:: Data ::
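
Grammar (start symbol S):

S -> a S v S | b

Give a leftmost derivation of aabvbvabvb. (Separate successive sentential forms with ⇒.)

S ⇒ aSvS ⇒ aaSvSvS ⇒ aabvSvS ⇒ aabvbvS ⇒ aabvbvaSvS ⇒ aabvbvabvS ⇒ aabvbvabvb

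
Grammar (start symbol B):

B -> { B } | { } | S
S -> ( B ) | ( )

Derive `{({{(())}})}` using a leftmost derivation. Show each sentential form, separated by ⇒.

B ⇒ {B}   [B -> { B }]
{B} ⇒ {S}   [B -> S]
{S} ⇒ {(B)}   [S -> ( B )]
{(B)} ⇒ {({B})}   [B -> { B }]
{({B})} ⇒ {({{B}})}   [B -> { B }]
{({{B}})} ⇒ {({{S}})}   [B -> S]
{({{S}})} ⇒ {({{(B)}})}   [S -> ( B )]
{({{(B)}})} ⇒ {({{(S)}})}   [B -> S]
{({{(S)}})} ⇒ {({{(())}})}   [S -> ( )]

B ⇒ {B} ⇒ {S} ⇒ {(B)} ⇒ {({B})} ⇒ {({{B}})} ⇒ {({{S}})} ⇒ {({{(B)}})} ⇒ {({{(S)}})} ⇒ {({{(())}})}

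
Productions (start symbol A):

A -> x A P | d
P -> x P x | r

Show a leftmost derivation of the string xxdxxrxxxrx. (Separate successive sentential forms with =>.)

A => xAP => xxAPP => xxdPP => xxdxPxP => xxdxxPxxP => xxdxxrxxP => xxdxxrxxxPx => xxdxxrxxxrx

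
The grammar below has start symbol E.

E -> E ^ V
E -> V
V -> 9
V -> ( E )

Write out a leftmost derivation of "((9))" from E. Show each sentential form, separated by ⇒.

E ⇒ V ⇒ (E) ⇒ (V) ⇒ ((E)) ⇒ ((V)) ⇒ ((9))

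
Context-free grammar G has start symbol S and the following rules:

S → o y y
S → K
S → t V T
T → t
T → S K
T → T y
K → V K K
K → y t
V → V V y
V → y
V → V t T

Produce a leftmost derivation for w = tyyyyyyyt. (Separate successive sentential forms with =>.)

S=>tVT=>tVVyT=>tVVyVyT=>tVVyVyVyT=>tyVyVyVyT=>tyyyVyVyT=>tyyyyyVyT=>tyyyyyyyT=>tyyyyyyyt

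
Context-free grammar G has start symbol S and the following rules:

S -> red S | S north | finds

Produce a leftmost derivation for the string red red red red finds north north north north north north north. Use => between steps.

S => red S => red S north => red S north north => red S north north north => red S north north north north => red red S north north north north => red red red S north north north north => red red red S north north north north north => red red red S north north north north north north => red red red red S north north north north north north => red red red red S north north north north north north north => red red red red finds north north north north north north north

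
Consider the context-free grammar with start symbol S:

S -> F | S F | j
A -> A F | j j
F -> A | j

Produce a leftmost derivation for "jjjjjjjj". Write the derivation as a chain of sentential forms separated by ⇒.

S ⇒ SF ⇒ SFF ⇒ SFFF ⇒ jFFF ⇒ jjFF ⇒ jjAF ⇒ jjjjF ⇒ jjjjA ⇒ jjjjAF ⇒ jjjjjjF ⇒ jjjjjjA ⇒ jjjjjjjj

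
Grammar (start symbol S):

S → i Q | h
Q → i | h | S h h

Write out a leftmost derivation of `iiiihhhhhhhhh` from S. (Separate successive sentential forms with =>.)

S => iQ => iShh => iiQhh => iiShhhh => iiiQhhhh => iiiShhhhhh => iiiiQhhhhhh => iiiiShhhhhhhh => iiiihhhhhhhhh

S => iQ   [S → i Q]
iQ => iShh   [Q → S h h]
iShh => iiQhh   [S → i Q]
iiQhh => iiShhhh   [Q → S h h]
iiShhhh => iiiQhhhh   [S → i Q]
iiiQhhhh => iiiShhhhhh   [Q → S h h]
iiiShhhhhh => iiiiQhhhhhh   [S → i Q]
iiiiQhhhhhh => iiiiShhhhhhhh   [Q → S h h]
iiiiShhhhhhhh => iiiihhhhhhhhh   [S → h]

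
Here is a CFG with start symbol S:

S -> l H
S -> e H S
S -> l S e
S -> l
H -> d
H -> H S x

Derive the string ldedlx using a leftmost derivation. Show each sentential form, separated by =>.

S => lH   [S -> l H]
lH => lHSx   [H -> H S x]
lHSx => ldSx   [H -> d]
ldSx => ldeHSx   [S -> e H S]
ldeHSx => ldedSx   [H -> d]
ldedSx => ldedlx   [S -> l]

S => lH => lHSx => ldSx => ldeHSx => ldedSx => ldedlx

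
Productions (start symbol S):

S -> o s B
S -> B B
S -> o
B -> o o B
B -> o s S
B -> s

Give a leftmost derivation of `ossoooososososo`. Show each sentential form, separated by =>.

S=>BB=>osSB=>osBBB=>ossBB=>ossooBB=>ossooooBB=>ossoooosB=>ossoooososS=>ossoooosososB=>ossoooososososS=>ossoooososososo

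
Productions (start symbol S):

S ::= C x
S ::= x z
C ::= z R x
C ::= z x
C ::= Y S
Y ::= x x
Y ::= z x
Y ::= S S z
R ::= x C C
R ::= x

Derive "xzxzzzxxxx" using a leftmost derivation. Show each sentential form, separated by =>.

S=>Cx=>YSx=>SSzSx=>xzSzSx=>xzxzzSx=>xzxzzCxx=>xzxzzzRxxx=>xzxzzzxxxx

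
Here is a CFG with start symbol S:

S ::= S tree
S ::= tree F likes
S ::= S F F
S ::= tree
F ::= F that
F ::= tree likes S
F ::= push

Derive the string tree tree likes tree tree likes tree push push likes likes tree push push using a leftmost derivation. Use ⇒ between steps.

S ⇒ S F F ⇒ S tree F F ⇒ tree F likes tree F F ⇒ tree tree likes S likes tree F F ⇒ tree tree likes tree F likes likes tree F F ⇒ tree tree likes tree tree likes S likes likes tree F F ⇒ tree tree likes tree tree likes S F F likes likes tree F F ⇒ tree tree likes tree tree likes tree F F likes likes tree F F ⇒ tree tree likes tree tree likes tree push F likes likes tree F F ⇒ tree tree likes tree tree likes tree push push likes likes tree F F ⇒ tree tree likes tree tree likes tree push push likes likes tree push F ⇒ tree tree likes tree tree likes tree push push likes likes tree push push

S ⇒ S F F   [S ::= S F F]
S F F ⇒ S tree F F   [S ::= S tree]
S tree F F ⇒ tree F likes tree F F   [S ::= tree F likes]
tree F likes tree F F ⇒ tree tree likes S likes tree F F   [F ::= tree likes S]
tree tree likes S likes tree F F ⇒ tree tree likes tree F likes likes tree F F   [S ::= tree F likes]
tree tree likes tree F likes likes tree F F ⇒ tree tree likes tree tree likes S likes likes tree F F   [F ::= tree likes S]
tree tree likes tree tree likes S likes likes tree F F ⇒ tree tree likes tree tree likes S F F likes likes tree F F   [S ::= S F F]
tree tree likes tree tree likes S F F likes likes tree F F ⇒ tree tree likes tree tree likes tree F F likes likes tree F F   [S ::= tree]
tree tree likes tree tree likes tree F F likes likes tree F F ⇒ tree tree likes tree tree likes tree push F likes likes tree F F   [F ::= push]
tree tree likes tree tree likes tree push F likes likes tree F F ⇒ tree tree likes tree tree likes tree push push likes likes tree F F   [F ::= push]
tree tree likes tree tree likes tree push push likes likes tree F F ⇒ tree tree likes tree tree likes tree push push likes likes tree push F   [F ::= push]
tree tree likes tree tree likes tree push push likes likes tree push F ⇒ tree tree likes tree tree likes tree push push likes likes tree push push   [F ::= push]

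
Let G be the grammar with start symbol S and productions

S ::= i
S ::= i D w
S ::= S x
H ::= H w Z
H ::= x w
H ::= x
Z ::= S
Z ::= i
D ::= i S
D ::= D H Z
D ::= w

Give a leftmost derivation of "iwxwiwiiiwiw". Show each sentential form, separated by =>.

S=>iDw=>iDHZw=>iwHZw=>iwHwZZw=>iwHwZwZZw=>iwxwZwZZw=>iwxwSwZZw=>iwxwiwZZw=>iwxwiwSZw=>iwxwiwiDwZw=>iwxwiwiiSwZw=>iwxwiwiiiwZw=>iwxwiwiiiwiw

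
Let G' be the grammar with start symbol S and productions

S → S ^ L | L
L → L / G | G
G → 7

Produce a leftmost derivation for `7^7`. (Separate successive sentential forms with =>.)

S => S^L => L^L => G^L => 7^L => 7^G => 7^7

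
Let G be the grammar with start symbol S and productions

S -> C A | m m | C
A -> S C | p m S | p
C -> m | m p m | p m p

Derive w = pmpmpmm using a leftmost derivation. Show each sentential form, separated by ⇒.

S ⇒ CA ⇒ pmpA ⇒ pmpSC ⇒ pmpCC ⇒ pmpmpmC ⇒ pmpmpmm

S ⇒ CA   [S -> C A]
CA ⇒ pmpA   [C -> p m p]
pmpA ⇒ pmpSC   [A -> S C]
pmpSC ⇒ pmpCC   [S -> C]
pmpCC ⇒ pmpmpmC   [C -> m p m]
pmpmpmC ⇒ pmpmpmm   [C -> m]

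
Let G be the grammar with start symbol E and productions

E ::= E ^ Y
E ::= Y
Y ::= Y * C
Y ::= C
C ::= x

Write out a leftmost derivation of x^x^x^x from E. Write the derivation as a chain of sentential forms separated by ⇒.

E ⇒ E^Y ⇒ E^Y^Y ⇒ E^Y^Y^Y ⇒ Y^Y^Y^Y ⇒ C^Y^Y^Y ⇒ x^Y^Y^Y ⇒ x^C^Y^Y ⇒ x^x^Y^Y ⇒ x^x^C^Y ⇒ x^x^x^Y ⇒ x^x^x^C ⇒ x^x^x^x

E ⇒ E^Y   [E ::= E ^ Y]
E^Y ⇒ E^Y^Y   [E ::= E ^ Y]
E^Y^Y ⇒ E^Y^Y^Y   [E ::= E ^ Y]
E^Y^Y^Y ⇒ Y^Y^Y^Y   [E ::= Y]
Y^Y^Y^Y ⇒ C^Y^Y^Y   [Y ::= C]
C^Y^Y^Y ⇒ x^Y^Y^Y   [C ::= x]
x^Y^Y^Y ⇒ x^C^Y^Y   [Y ::= C]
x^C^Y^Y ⇒ x^x^Y^Y   [C ::= x]
x^x^Y^Y ⇒ x^x^C^Y   [Y ::= C]
x^x^C^Y ⇒ x^x^x^Y   [C ::= x]
x^x^x^Y ⇒ x^x^x^C   [Y ::= C]
x^x^x^C ⇒ x^x^x^x   [C ::= x]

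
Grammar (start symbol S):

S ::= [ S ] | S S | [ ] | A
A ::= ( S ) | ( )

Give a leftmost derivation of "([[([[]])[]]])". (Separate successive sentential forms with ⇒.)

S⇒A⇒(S)⇒([S])⇒([[S]])⇒([[SS]])⇒([[AS]])⇒([[(S)S]])⇒([[([S])S]])⇒([[([[]])S]])⇒([[([[]])[]]])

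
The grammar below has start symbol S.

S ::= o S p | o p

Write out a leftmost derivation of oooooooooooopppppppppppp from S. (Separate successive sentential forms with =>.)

S => oSp => ooSpp => oooSppp => ooooSpppp => oooooSppppp => ooooooSpppppp => oooooooSppppppp => ooooooooSpppppppp => oooooooooSppppppppp => ooooooooooSpppppppppp => oooooooooooSppppppppppp => oooooooooooopppppppppppp

S => oSp   [S ::= o S p]
oSp => ooSpp   [S ::= o S p]
ooSpp => oooSppp   [S ::= o S p]
oooSppp => ooooSpppp   [S ::= o S p]
ooooSpppp => oooooSppppp   [S ::= o S p]
oooooSppppp => ooooooSpppppp   [S ::= o S p]
ooooooSpppppp => oooooooSppppppp   [S ::= o S p]
oooooooSppppppp => ooooooooSpppppppp   [S ::= o S p]
ooooooooSpppppppp => oooooooooSppppppppp   [S ::= o S p]
oooooooooSppppppppp => ooooooooooSpppppppppp   [S ::= o S p]
ooooooooooSpppppppppp => oooooooooooSppppppppppp   [S ::= o S p]
oooooooooooSppppppppppp => oooooooooooopppppppppppp   [S ::= o p]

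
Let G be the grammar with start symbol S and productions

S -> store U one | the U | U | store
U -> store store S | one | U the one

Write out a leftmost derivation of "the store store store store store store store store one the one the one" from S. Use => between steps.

S => the U   [S -> the U]
the U => the store store S   [U -> store store S]
the store store S => the store store U   [S -> U]
the store store U => the store store U the one   [U -> U the one]
the store store U the one => the store store U the one the one   [U -> U the one]
the store store U the one the one => the store store store store S the one the one   [U -> store store S]
the store store store store S the one the one => the store store store store store U one the one the one   [S -> store U one]
the store store store store store U one the one the one => the store store store store store store store S one the one the one   [U -> store store S]
the store store store store store store store S one the one the one => the store store store store store store store store one the one the one   [S -> store]

S => the U => the store store S => the store store U => the store store U the one => the store store U the one the one => the store store store store S the one the one => the store store store store store U one the one the one => the store store store store store store store S one the one the one => the store store store store store store store store one the one the one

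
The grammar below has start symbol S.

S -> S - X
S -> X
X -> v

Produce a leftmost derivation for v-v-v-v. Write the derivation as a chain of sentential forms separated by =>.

S=>S-X=>S-X-X=>S-X-X-X=>X-X-X-X=>v-X-X-X=>v-v-X-X=>v-v-v-X=>v-v-v-v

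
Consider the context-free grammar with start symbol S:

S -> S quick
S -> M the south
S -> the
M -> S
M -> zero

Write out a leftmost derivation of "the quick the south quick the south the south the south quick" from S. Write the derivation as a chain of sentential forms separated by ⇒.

S ⇒ S quick   [S -> S quick]
S quick ⇒ M the south quick   [S -> M the south]
M the south quick ⇒ S the south quick   [M -> S]
S the south quick ⇒ M the south the south quick   [S -> M the south]
M the south the south quick ⇒ S the south the south quick   [M -> S]
S the south the south quick ⇒ M the south the south the south quick   [S -> M the south]
M the south the south the south quick ⇒ S the south the south the south quick   [M -> S]
S the south the south the south quick ⇒ S quick the south the south the south quick   [S -> S quick]
S quick the south the south the south quick ⇒ M the south quick the south the south the south quick   [S -> M the south]
M the south quick the south the south the south quick ⇒ S the south quick the south the south the south quick   [M -> S]
S the south quick the south the south the south quick ⇒ S quick the south quick the south the south the south quick   [S -> S quick]
S quick the south quick the south the south the south quick ⇒ the quick the south quick the south the south the south quick   [S -> the]

S ⇒ S quick ⇒ M the south quick ⇒ S the south quick ⇒ M the south the south quick ⇒ S the south the south quick ⇒ M the south the south the south quick ⇒ S the south the south the south quick ⇒ S quick the south the south the south quick ⇒ M the south quick the south the south the south quick ⇒ S the south quick the south the south the south quick ⇒ S quick the south quick the south the south the south quick ⇒ the quick the south quick the south the south the south quick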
:::
**Required work:**
Please transcribe exactly the lines above from the line that has "S ::= [ S ] | S S | [ ] | A" up to and including the line that has "S ::= o S p | o p"; no other line belongs in the answer.

**Reply to the exercise:**
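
S ::= [ S ] | S S | [ ] | A
A ::= ( S ) | ( )

Give a leftmost derivation of "([[([[]])[]]])". (Separate successive sentential forms with ⇒.)

S⇒A⇒(S)⇒([S])⇒([[S]])⇒([[SS]])⇒([[AS]])⇒([[(S)S]])⇒([[([S])S]])⇒([[([[]])S]])⇒([[([[]])[]]])

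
The grammar below has start symbol S.

S ::= o S p | o p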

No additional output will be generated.